The reply should consist of the full listing, repeated word for word.
* * * *
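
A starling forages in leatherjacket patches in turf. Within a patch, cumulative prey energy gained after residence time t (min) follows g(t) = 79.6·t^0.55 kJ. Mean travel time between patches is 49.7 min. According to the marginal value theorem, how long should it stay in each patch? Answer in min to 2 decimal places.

Optimal t* satisfies g'(t*) = g(t*)/(T + t*).
g'(t) = 0.55·79.6·t^-0.45. Setting 0.55·79.6·t^-0.45 = 79.6·t^0.55/(49.7+t) gives 0.55(49.7+t) = t, so 0.45·t = 0.55×49.7.
t* = 0.55×49.7/0.45 = 60.74 min.

60.74 min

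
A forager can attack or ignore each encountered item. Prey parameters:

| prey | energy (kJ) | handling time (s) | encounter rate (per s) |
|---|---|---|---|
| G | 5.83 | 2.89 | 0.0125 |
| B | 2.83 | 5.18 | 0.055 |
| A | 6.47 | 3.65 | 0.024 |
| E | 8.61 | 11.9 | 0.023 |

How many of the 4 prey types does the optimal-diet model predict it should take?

Profitabilities (E/h, kJ/s): G 2.02, A 1.77, E 0.724, B 0.546. Add prey in this order while the next type's profitability exceeds the intake rate on those already taken.
Rate on top 1: 0.07033. A: 1.77 > 0.07033 → include.
Rate on top 2: 0.203. E: 0.724 > 0.203 → include.
Rate on top 3: 0.305. B: 0.546 > 0.305 → include.
Optimal diet: G, A, E, B — 4 of 4 types.

4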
* * * *
_RESPONSE TO THE TASK_.
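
A starling forages in leatherjacket patches in turf. Within a patch, cumulative prey energy gained after residence time t (min) follows g(t) = 79.6·t^0.55 kJ. Mean travel time between patches is 49.7 min. According to the marginal value theorem, how long should it stay in each patch? Answer in min to 2 decimal places.

Optimal t* satisfies g'(t*) = g(t*)/(T + t*).
g'(t) = 0.55·79.6·t^-0.45. Setting 0.55·79.6·t^-0.45 = 79.6·t^0.55/(49.7+t) gives 0.55(49.7+t) = t, so 0.45·t = 0.55×49.7.
t* = 0.55×49.7/0.45 = 60.74 min.

60.74 min

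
A forager can attack or ignore each encountered item. Prey parameters:

| prey | energy (kJ) | handling time (s) | encounter rate (per s) |
|---|---|---|---|
| G | 5.83 | 2.89 | 0.0125 |
| B | 2.83 | 5.18 | 0.055 |
| A | 6.47 | 3.65 | 0.024 |
| E | 8.61 | 11.9 | 0.023 |

How many of the 4 prey types does the optimal-diet model predict it should take?

Profitabilities (E/h, kJ/s): G 2.02, A 1.77, E 0.724, B 0.546. Add prey in this order while the next type's profitability exceeds the intake rate on those already taken.
Rate on top 1: 0.07033. A: 1.77 > 0.07033 → include.
Rate on top 2: 0.203. E: 0.724 > 0.203 → include.
Rate on top 3: 0.305. B: 0.546 > 0.305 → include.
Optimal diet: G, A, E, B — 4 of 4 types.

4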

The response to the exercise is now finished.